Your goal
Nothing besides a number belongs in the answer, which is how many lines of the listing contain the string "inside".

Data under study
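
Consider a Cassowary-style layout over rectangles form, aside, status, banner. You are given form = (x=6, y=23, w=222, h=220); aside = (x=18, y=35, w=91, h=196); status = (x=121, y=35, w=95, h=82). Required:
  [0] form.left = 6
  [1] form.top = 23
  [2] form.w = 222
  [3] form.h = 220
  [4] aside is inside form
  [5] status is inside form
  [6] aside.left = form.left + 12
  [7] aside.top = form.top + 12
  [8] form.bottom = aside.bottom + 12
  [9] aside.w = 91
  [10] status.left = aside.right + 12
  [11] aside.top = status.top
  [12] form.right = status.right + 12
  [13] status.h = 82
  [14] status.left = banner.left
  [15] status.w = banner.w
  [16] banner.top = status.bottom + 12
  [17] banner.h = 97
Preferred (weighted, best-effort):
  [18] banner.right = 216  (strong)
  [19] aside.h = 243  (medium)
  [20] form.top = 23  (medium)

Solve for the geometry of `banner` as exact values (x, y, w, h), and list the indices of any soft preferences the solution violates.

banner = (x=121, y=129, w=95, h=97)
violated soft preferences: 19

1. banner.x = 121  [status.left = banner.left]
2. banner.w = 95  [status.w = banner.w]
3. banner.y = 129  [banner.top = status.bottom + 12]
4. banner.h = 97  [banner.h = 97]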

Expected answer
2